RECORDED INFORMATION:
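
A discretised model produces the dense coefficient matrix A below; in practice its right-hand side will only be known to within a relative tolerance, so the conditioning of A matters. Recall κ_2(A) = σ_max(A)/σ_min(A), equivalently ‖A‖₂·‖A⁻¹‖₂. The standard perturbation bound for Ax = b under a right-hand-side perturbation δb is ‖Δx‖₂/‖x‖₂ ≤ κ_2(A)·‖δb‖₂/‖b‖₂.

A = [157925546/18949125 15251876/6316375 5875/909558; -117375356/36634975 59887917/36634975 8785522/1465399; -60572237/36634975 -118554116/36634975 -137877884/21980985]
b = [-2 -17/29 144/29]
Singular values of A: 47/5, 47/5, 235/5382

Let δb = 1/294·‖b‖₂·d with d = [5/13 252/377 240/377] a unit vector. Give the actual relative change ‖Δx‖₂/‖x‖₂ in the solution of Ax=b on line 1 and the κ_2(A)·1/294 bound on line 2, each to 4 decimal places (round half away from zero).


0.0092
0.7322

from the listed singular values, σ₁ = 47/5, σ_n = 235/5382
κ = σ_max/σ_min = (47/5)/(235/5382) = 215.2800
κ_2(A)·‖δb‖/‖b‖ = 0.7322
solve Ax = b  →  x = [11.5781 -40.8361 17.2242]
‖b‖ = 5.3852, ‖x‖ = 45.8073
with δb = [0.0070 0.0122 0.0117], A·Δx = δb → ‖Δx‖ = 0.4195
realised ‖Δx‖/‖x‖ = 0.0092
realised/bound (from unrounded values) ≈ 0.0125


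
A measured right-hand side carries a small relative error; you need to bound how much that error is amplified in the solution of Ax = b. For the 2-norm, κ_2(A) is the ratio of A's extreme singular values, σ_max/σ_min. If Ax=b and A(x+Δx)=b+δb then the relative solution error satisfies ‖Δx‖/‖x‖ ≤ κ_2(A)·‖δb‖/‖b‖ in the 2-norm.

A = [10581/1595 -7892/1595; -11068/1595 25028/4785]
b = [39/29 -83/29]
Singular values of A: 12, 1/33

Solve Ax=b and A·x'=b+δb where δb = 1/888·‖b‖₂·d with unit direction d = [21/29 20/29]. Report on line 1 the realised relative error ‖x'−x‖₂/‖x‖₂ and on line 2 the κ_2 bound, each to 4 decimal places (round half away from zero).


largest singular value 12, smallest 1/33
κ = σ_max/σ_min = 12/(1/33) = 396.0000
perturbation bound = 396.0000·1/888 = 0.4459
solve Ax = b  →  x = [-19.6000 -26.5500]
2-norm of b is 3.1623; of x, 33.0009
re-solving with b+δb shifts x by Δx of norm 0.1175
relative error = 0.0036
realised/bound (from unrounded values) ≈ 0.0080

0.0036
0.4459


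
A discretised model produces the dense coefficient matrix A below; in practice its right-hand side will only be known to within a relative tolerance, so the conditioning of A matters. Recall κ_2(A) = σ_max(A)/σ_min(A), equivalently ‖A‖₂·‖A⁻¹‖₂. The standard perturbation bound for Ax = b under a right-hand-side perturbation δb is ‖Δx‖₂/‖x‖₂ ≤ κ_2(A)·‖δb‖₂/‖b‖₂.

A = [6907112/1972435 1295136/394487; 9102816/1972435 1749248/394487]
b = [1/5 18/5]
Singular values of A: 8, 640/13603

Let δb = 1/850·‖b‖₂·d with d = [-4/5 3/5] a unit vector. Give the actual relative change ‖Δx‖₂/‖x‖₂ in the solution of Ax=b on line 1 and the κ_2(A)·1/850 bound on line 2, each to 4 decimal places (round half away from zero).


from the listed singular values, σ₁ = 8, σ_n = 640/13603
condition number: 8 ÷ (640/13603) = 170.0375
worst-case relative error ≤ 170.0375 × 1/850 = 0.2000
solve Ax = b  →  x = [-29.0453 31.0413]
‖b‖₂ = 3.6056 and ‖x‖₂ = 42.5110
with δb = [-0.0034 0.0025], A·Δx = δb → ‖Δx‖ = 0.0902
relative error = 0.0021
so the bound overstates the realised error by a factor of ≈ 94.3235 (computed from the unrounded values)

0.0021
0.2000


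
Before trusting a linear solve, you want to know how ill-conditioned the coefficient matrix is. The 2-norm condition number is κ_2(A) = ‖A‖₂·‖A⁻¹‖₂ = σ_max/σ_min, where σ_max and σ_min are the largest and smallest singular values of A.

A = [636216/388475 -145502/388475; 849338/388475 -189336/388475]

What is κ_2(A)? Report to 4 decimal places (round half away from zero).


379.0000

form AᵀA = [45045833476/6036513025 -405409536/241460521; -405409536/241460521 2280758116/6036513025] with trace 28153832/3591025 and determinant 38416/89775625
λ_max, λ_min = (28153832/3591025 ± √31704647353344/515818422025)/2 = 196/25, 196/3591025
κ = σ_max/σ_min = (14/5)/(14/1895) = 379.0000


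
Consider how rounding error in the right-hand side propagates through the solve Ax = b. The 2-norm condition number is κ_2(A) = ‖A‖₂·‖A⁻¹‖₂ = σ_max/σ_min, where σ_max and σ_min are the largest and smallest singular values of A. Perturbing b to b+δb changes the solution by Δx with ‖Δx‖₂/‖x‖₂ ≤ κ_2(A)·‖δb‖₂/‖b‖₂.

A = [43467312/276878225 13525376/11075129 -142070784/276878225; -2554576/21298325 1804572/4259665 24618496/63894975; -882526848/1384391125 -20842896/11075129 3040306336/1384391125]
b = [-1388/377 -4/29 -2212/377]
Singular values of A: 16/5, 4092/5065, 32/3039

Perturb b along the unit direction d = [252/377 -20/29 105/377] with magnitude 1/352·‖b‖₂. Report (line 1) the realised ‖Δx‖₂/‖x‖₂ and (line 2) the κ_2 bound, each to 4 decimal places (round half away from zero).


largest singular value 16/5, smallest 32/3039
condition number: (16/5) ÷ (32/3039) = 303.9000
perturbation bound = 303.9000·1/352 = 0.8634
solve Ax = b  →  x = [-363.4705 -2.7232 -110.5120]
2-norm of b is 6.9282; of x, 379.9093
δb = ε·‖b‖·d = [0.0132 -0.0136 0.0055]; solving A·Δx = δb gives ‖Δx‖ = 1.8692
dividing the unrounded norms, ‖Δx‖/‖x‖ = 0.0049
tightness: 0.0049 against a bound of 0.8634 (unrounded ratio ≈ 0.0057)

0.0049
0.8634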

---

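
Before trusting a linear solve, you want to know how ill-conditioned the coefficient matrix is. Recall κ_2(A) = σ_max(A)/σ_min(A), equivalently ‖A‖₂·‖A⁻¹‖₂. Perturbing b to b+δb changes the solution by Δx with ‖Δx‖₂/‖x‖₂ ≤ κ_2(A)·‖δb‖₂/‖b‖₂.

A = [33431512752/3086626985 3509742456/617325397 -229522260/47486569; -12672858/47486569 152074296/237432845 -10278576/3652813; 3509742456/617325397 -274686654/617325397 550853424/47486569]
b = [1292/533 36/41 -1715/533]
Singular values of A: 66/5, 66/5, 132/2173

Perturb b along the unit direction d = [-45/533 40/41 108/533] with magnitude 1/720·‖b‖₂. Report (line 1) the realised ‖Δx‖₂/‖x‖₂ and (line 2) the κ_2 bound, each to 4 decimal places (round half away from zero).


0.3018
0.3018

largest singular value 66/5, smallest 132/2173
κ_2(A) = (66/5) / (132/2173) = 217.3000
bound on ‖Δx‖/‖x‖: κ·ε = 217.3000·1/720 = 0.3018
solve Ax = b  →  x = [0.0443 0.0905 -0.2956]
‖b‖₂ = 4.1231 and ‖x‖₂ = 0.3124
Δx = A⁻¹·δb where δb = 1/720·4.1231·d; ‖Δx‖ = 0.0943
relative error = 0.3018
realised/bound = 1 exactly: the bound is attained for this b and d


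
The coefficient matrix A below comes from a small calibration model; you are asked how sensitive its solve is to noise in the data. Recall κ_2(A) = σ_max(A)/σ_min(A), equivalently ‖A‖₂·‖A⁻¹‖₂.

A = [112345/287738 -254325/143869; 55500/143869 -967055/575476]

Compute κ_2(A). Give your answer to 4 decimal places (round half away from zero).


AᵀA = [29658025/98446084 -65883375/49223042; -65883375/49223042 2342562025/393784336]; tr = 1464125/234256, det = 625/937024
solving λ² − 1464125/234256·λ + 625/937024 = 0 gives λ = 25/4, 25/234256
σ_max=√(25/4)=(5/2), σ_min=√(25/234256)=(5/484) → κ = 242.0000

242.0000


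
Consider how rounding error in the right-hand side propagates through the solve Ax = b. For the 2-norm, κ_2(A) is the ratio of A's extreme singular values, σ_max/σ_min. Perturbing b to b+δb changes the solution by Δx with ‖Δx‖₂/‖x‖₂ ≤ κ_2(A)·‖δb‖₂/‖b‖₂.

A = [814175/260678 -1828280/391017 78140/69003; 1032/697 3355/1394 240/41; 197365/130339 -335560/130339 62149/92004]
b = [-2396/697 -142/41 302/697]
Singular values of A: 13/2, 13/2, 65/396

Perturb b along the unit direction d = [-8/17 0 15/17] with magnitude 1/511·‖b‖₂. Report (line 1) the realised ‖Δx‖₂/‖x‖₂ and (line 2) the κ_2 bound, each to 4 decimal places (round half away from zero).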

* * *

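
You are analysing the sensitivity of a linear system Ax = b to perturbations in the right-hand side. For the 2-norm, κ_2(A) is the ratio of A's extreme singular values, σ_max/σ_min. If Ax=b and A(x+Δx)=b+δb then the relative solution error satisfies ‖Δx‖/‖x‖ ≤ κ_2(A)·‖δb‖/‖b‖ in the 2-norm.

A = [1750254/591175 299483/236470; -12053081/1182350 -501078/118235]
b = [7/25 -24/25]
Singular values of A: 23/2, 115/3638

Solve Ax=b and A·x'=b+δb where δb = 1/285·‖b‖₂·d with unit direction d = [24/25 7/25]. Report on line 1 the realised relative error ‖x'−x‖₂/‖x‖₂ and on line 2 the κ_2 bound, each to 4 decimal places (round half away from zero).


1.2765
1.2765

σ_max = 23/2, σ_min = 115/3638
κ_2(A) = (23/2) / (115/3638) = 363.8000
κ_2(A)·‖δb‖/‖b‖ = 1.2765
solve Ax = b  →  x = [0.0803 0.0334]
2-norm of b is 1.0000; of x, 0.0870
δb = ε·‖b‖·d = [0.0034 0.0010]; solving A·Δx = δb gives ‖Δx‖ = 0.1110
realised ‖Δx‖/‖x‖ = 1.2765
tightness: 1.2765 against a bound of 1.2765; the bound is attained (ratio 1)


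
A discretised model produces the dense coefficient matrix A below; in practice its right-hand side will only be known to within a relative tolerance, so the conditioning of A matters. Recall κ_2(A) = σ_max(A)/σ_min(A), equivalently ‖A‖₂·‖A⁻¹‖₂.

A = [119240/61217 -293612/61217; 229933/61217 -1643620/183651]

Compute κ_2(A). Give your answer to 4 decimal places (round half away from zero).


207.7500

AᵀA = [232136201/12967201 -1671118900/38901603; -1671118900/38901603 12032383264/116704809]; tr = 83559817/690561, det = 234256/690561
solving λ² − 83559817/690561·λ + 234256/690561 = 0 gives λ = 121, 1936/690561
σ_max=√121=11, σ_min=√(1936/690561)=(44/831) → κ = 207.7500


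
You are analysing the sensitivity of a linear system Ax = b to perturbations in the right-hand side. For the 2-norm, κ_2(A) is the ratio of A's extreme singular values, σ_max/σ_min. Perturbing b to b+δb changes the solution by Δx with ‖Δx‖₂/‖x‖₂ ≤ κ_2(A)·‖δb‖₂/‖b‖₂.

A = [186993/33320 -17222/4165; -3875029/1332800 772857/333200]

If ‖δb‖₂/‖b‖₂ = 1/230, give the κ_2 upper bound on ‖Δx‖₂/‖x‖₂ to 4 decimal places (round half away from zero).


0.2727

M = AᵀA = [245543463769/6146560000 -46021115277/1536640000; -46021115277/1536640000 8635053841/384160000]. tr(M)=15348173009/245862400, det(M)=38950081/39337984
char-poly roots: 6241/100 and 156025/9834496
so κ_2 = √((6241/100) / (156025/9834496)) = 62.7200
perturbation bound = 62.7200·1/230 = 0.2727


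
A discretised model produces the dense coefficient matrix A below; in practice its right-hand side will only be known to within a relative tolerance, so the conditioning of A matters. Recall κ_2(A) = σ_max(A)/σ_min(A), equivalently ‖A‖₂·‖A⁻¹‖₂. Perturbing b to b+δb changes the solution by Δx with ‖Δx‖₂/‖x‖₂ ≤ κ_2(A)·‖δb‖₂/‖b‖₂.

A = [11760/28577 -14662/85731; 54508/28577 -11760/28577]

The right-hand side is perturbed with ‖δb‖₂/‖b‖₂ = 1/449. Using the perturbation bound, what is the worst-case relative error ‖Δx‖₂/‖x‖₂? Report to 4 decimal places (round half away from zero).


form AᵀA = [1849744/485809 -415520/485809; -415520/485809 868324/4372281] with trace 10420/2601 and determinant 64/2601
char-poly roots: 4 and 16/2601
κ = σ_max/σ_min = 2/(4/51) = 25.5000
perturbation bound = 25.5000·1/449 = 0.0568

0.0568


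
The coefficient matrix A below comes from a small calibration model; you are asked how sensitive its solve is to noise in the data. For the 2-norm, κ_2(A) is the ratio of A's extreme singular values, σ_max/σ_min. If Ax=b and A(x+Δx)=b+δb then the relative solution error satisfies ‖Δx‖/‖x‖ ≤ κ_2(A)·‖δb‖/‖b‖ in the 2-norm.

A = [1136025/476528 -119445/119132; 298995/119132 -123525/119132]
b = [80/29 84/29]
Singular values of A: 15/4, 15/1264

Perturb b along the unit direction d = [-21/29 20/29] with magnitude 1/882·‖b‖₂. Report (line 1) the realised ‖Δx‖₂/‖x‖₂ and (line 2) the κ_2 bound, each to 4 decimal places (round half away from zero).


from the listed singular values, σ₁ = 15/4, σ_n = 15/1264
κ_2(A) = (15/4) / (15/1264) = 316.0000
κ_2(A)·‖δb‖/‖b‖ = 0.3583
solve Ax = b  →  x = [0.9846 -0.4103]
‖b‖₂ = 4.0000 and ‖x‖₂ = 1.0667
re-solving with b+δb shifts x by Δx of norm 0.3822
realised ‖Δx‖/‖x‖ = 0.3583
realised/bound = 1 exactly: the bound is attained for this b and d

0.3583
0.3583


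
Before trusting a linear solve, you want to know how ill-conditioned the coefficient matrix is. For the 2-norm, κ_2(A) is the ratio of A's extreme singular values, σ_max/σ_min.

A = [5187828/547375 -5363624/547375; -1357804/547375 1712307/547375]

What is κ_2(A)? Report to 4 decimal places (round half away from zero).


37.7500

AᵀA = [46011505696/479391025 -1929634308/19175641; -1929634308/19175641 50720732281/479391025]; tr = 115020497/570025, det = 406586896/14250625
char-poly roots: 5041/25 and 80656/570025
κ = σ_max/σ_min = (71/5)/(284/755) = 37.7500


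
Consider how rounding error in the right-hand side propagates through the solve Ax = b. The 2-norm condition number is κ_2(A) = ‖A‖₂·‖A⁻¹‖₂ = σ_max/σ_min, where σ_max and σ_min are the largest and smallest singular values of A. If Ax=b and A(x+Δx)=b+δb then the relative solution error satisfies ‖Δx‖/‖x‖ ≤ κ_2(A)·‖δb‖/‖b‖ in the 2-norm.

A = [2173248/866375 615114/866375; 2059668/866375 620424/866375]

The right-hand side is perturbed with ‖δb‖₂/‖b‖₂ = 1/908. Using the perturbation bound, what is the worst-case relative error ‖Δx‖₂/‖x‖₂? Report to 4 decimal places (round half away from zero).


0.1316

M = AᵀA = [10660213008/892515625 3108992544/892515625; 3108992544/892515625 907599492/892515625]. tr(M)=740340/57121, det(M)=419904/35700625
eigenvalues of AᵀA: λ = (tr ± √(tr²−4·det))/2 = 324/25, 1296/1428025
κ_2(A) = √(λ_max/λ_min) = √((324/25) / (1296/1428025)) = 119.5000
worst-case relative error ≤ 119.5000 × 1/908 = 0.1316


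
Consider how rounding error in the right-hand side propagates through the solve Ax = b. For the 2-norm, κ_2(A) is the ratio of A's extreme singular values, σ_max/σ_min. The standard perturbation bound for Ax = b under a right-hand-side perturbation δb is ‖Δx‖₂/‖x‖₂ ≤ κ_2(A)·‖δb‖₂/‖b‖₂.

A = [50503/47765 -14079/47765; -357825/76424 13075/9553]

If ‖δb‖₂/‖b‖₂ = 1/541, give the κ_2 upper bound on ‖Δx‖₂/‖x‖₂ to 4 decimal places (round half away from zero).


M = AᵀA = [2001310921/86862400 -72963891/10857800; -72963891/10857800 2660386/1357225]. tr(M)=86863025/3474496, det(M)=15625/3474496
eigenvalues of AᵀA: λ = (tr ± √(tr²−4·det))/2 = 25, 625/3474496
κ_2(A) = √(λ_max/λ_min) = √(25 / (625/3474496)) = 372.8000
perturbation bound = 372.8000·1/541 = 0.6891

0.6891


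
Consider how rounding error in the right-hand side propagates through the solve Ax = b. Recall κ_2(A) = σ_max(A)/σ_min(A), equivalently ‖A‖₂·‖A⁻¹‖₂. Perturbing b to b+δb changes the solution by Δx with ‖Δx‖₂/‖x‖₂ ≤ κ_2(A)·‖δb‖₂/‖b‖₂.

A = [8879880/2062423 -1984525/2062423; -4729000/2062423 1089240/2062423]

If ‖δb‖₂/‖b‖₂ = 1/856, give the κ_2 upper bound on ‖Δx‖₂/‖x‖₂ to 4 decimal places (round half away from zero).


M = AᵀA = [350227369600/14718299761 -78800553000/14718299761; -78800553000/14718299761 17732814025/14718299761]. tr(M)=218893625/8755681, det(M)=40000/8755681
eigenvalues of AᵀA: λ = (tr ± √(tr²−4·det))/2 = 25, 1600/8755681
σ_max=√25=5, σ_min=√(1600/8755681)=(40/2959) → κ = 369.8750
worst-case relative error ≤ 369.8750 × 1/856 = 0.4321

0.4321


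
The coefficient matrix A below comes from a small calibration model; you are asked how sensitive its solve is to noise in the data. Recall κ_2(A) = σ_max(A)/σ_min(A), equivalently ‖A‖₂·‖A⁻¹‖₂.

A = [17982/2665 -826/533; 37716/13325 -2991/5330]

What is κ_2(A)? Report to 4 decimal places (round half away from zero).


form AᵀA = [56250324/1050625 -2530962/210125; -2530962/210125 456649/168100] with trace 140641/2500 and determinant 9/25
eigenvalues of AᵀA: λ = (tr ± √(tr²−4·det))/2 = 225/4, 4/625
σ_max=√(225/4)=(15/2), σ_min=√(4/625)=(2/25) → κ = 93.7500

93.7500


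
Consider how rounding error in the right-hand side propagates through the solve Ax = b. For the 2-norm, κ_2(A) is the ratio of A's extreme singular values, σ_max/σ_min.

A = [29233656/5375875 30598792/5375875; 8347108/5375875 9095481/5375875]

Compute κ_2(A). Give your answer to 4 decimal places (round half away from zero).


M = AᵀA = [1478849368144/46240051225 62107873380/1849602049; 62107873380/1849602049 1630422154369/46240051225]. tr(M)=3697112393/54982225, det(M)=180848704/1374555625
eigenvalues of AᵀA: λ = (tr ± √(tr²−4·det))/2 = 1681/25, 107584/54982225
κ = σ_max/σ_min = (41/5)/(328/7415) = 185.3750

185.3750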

WHAT YOU WILL DO:
Your reply should be only the count of lines in the entries above that contain the word "conditioned".

RESPONSE TO THE EXERCISE:
3